> **WHAT YOU NEED TO DO**
Your answer should be each line of the entries that contains the word "coronal", copied in full.

[MATERIAL SUPPLIED]

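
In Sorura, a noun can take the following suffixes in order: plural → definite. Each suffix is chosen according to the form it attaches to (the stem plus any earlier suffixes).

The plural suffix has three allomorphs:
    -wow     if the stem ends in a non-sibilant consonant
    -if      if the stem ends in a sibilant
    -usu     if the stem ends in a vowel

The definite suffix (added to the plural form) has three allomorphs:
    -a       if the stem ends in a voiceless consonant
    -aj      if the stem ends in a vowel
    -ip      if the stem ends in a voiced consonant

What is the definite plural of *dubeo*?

dubeousuaj

Since the final sound of *dubeo* is /o/ (a vowel), it takes -usu, giving *dubeousu*.
The plural form *dubeousu* — final sound /u/ (a vowel) → -aj → *dubeousuaj*.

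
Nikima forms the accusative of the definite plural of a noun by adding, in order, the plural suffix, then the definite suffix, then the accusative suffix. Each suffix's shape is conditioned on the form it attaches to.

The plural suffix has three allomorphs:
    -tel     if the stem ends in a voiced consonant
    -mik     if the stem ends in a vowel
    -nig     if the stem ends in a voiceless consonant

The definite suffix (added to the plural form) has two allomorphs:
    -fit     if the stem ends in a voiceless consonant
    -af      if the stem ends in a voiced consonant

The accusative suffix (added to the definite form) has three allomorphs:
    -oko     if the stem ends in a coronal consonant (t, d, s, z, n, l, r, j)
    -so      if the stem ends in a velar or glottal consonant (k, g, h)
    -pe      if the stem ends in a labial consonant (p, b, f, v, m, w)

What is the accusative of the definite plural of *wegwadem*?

wegwademtelafpe

*wegwadem* — final sound /m/ (a voiced consonant) → -tel → *wegwademtel*.
The plural form *wegwademtel*: final consonant = /l/, voiced → -af → *wegwademtelaf*.
The definite form *wegwademtelaf* — final consonant /f/ (labial) → -pe → *wegwademtelafpe*.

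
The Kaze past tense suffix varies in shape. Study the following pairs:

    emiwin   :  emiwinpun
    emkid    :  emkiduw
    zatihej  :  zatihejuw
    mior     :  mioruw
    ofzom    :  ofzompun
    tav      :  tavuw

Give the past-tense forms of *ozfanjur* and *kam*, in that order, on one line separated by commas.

ozfanjuruw, kampun

Looking at the final consonant of each stem: -pun when the stem ends in a nasal (*emiwin*, *ofzom*); -uw when the stem ends in a non-nasal consonant (*emkid*, *zatihej*, *mior*, *tav*).
Since the final consonant of *ozfanjur* is /r/ (non-nasal), it takes -uw, giving *ozfanjuruw*.
*kam* — final consonant /m/ (a nasal) → -pun → *kampun*.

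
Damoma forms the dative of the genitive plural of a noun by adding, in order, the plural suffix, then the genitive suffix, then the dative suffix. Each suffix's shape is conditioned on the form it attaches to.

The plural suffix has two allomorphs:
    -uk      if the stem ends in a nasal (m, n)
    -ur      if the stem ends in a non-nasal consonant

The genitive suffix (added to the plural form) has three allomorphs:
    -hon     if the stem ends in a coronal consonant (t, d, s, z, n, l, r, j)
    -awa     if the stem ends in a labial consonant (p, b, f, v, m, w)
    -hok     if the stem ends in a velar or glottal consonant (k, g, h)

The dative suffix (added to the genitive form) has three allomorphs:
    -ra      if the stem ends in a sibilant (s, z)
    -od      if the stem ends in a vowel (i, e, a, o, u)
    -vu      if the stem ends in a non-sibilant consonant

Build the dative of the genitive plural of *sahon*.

Since the final consonant of *sahon* is /n/ (a nasal), it takes -uk, giving *sahonuk*.
The plural form *sahonuk*: final consonant = /k/, velar/glottal → -hok → *sahonukhok*.
The genitive form *sahonukhok*: final sound = /k/, a non-sibilant consonant → -vu → *sahonukhokvu*.

sahonukhokvu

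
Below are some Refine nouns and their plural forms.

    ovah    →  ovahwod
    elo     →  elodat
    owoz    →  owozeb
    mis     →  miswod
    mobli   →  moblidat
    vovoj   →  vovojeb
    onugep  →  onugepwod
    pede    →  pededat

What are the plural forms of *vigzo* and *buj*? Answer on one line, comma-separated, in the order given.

vigzodat, bujeb

Looking at the final sound of each stem: -wod when the stem ends in a voiceless consonant (*ovah*, *mis*, *onugep*); -eb when the stem ends in a voiced consonant (*owoz*, *vovoj*); -dat when the stem ends in a vowel (*elo*, *mobli*, *pede*).
*vigzo* — final sound /o/ (a vowel) → -dat → *vigzodat*.
*buj* — final sound /j/ (a voiced consonant) → -eb → *bujeb*.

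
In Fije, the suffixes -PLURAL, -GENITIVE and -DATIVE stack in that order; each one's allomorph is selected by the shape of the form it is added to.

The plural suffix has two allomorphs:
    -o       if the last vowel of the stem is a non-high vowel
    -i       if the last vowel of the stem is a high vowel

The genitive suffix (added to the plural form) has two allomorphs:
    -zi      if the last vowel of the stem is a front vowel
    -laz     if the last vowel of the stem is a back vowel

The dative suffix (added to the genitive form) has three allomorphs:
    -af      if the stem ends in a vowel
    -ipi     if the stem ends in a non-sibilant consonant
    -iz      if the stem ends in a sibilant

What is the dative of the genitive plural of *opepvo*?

The last vowel of *opepvo* is /o/, which is a non-high vowel, so the plural suffix is -o, giving *opepvoo*.
The last vowel of the plural form *opepvoo* is /o/, which is a back vowel, so the genitive suffix is -laz, giving *opepvoolaz*.
The genitive form *opepvoolaz*: final sound = /z/, a sibilant → -iz → *opepvoolaziz*.

opepvoolaziz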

[/MATERIAL SUPPLIED]

> **EXERCISE SOLUTION**
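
    -oko     if the stem ends in a coronal consonant (t, d, s, z, n, l, r, j)
    -hon     if the stem ends in a coronal consonant (t, d, s, z, n, l, r, j)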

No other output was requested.